• [Task description]:
Each entry here needs to be given again exactly.

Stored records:
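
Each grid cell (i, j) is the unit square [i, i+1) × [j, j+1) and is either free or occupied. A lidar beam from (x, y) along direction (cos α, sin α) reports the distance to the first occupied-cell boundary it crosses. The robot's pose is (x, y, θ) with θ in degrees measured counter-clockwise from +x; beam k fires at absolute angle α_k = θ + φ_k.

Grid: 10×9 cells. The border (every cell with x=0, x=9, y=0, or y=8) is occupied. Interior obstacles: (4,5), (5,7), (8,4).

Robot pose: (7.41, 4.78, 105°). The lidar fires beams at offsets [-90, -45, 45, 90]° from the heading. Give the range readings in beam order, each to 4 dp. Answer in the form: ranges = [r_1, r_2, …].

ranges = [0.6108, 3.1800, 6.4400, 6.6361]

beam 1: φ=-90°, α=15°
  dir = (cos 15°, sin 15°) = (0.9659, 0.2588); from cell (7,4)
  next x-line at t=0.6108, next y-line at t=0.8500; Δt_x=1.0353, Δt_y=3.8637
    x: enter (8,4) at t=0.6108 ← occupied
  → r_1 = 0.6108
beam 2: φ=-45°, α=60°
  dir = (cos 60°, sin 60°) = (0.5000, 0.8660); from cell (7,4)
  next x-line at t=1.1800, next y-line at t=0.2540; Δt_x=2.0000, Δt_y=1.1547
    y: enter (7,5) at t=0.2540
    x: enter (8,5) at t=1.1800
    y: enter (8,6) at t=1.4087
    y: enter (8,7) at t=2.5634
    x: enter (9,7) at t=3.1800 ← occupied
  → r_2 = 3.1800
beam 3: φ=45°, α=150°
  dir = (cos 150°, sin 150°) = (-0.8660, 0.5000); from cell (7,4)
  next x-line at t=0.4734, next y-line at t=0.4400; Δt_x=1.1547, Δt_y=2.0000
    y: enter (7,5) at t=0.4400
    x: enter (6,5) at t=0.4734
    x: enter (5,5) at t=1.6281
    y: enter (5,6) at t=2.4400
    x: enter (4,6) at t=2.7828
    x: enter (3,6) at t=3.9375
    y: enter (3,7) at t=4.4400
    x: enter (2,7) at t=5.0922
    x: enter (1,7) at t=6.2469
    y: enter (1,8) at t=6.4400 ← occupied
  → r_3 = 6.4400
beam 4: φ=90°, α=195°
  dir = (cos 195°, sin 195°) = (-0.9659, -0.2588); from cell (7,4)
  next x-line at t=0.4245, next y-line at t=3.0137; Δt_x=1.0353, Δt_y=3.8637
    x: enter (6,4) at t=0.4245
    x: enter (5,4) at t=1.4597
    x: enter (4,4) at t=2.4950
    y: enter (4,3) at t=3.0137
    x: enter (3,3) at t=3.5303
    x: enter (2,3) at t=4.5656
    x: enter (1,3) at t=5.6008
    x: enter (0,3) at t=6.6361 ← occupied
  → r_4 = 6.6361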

• [Finished task]:
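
Each grid cell (i, j) is the unit square [i, i+1) × [j, j+1) and is either free or occupied. A lidar beam from (x, y) along direction (cos α, sin α) reports the distance to the first occupied-cell boundary it crosses. The robot's pose is (x, y, θ) with θ in degrees measured counter-clockwise from +x; beam k fires at absolute angle α_k = θ + φ_k.

Grid: 10×9 cells. The border (every cell with x=0, x=9, y=0, or y=8) is occupied. Interior obstacles: (4,5), (5,7), (8,4).

Robot pose: (7.41, 4.78, 105°). The lidar fires beams at offsets [-90, -45, 45, 90]° from the heading. Give the range readings in beam order, each to 4 dp. Answer in the form: ranges = [r_1, r_2, …].

ranges = [0.6108, 3.1800, 6.4400, 6.6361]

beam 1: φ=-90°, α=15°
  dir = (cos 15°, sin 15°) = (0.9659, 0.2588); from cell (7,4)
  next x-line at t=0.6108, next y-line at t=0.8500; Δt_x=1.0353, Δt_y=3.8637
    x: enter (8,4) at t=0.6108 ← occupied
  → r_1 = 0.6108
beam 2: φ=-45°, α=60°
  dir = (cos 60°, sin 60°) = (0.5000, 0.8660); from cell (7,4)
  next x-line at t=1.1800, next y-line at t=0.2540; Δt_x=2.0000, Δt_y=1.1547
    y: enter (7,5) at t=0.2540
    x: enter (8,5) at t=1.1800
    y: enter (8,6) at t=1.4087
    y: enter (8,7) at t=2.5634
    x: enter (9,7) at t=3.1800 ← occupied
  → r_2 = 3.1800
beam 3: φ=45°, α=150°
  dir = (cos 150°, sin 150°) = (-0.8660, 0.5000); from cell (7,4)
  next x-line at t=0.4734, next y-line at t=0.4400; Δt_x=1.1547, Δt_y=2.0000
    y: enter (7,5) at t=0.4400
    x: enter (6,5) at t=0.4734
    x: enter (5,5) at t=1.6281
    y: enter (5,6) at t=2.4400
    x: enter (4,6) at t=2.7828
    x: enter (3,6) at t=3.9375
    y: enter (3,7) at t=4.4400
    x: enter (2,7) at t=5.0922
    x: enter (1,7) at t=6.2469
    y: enter (1,8) at t=6.4400 ← occupied
  → r_3 = 6.4400
beam 4: φ=90°, α=195°
  dir = (cos 195°, sin 195°) = (-0.9659, -0.2588); from cell (7,4)
  next x-line at t=0.4245, next y-line at t=3.0137; Δt_x=1.0353, Δt_y=3.8637
    x: enter (6,4) at t=0.4245
    x: enter (5,4) at t=1.4597
    x: enter (4,4) at t=2.4950
    y: enter (4,3) at t=3.0137
    x: enter (3,3) at t=3.5303
    x: enter (2,3) at t=4.5656
    x: enter (1,3) at t=5.6008
    x: enter (0,3) at t=6.6361 ← occupied
  → r_4 = 6.6361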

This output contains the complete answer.